**Exercise aim:** Your answer should be the exact lines of the data below from the one containing "X_1 = (1.225, -0.431, 1.555)" through the one containing "X_6 = (0.115, 1.532, -0.169)"; please include nothing else.
(Supplied information begins)
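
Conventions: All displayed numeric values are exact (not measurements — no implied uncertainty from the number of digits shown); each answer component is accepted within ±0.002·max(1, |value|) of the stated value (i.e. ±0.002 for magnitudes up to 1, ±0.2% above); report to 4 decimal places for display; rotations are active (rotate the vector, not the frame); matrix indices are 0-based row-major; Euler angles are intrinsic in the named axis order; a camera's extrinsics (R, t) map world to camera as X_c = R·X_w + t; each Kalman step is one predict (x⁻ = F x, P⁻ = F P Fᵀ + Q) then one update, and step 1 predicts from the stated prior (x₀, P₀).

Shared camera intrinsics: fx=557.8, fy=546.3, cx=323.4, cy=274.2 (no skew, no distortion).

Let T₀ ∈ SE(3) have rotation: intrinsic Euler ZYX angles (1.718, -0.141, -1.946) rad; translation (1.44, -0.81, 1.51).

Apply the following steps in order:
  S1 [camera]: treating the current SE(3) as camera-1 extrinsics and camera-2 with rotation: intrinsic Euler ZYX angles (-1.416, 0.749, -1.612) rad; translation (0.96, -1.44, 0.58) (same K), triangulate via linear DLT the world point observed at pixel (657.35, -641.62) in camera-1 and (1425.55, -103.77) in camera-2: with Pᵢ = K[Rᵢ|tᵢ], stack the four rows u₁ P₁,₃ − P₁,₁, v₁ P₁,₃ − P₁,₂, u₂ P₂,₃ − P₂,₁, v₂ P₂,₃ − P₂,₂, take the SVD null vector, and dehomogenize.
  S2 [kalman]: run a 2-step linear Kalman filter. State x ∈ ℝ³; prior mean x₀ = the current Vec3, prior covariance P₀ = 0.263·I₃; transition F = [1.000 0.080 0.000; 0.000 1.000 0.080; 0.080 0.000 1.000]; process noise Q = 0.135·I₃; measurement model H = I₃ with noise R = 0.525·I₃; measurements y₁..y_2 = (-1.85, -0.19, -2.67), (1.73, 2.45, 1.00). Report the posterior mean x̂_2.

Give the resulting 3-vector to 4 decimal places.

result = (0.0336, 1.0200, 0.0914)

after S1 (triangulate): (-0.7136, 0.0767, 1.0810)
after S2 (kf_track): (0.0336, 1.0200, 0.0914)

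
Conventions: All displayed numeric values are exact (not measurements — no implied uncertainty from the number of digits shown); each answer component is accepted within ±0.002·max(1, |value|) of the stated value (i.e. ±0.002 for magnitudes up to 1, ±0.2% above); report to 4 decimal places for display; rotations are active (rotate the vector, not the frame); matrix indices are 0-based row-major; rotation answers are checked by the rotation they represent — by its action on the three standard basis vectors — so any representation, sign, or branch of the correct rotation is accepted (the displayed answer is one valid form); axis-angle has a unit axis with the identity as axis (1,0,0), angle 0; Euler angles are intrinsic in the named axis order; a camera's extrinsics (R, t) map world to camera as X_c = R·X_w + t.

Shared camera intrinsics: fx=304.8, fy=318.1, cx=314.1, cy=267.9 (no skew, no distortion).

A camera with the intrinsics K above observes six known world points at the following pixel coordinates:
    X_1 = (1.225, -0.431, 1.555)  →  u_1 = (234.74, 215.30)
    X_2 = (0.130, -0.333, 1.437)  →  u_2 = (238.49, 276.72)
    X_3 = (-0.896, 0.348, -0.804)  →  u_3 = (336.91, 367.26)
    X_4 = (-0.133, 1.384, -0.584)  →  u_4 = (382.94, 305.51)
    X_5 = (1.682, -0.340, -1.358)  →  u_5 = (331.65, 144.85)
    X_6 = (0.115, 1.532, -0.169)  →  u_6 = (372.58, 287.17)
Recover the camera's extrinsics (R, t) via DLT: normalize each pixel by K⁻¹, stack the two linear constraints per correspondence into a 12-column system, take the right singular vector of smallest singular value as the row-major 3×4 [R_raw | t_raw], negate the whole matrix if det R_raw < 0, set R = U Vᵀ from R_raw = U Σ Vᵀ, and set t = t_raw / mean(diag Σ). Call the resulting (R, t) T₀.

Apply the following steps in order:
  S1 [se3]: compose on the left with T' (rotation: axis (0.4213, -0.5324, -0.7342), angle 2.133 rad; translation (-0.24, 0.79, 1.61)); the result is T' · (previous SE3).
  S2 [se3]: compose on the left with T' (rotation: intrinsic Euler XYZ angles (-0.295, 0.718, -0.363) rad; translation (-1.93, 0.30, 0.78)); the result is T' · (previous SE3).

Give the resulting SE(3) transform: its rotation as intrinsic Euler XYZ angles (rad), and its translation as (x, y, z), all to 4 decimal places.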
(Supplied information ends)
**Answer below:**
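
    X_1 = (1.225, -0.431, 1.555)  →  u_1 = (234.74, 215.30)
    X_2 = (0.130, -0.333, 1.437)  →  u_2 = (238.49, 276.72)
    X_3 = (-0.896, 0.348, -0.804)  →  u_3 = (336.91, 367.26)
    X_4 = (-0.133, 1.384, -0.584)  →  u_4 = (382.94, 305.51)
    X_5 = (1.682, -0.340, -1.358)  →  u_5 = (331.65, 144.85)
    X_6 = (0.115, 1.532, -0.169)  →  u_6 = (372.58, 287.17)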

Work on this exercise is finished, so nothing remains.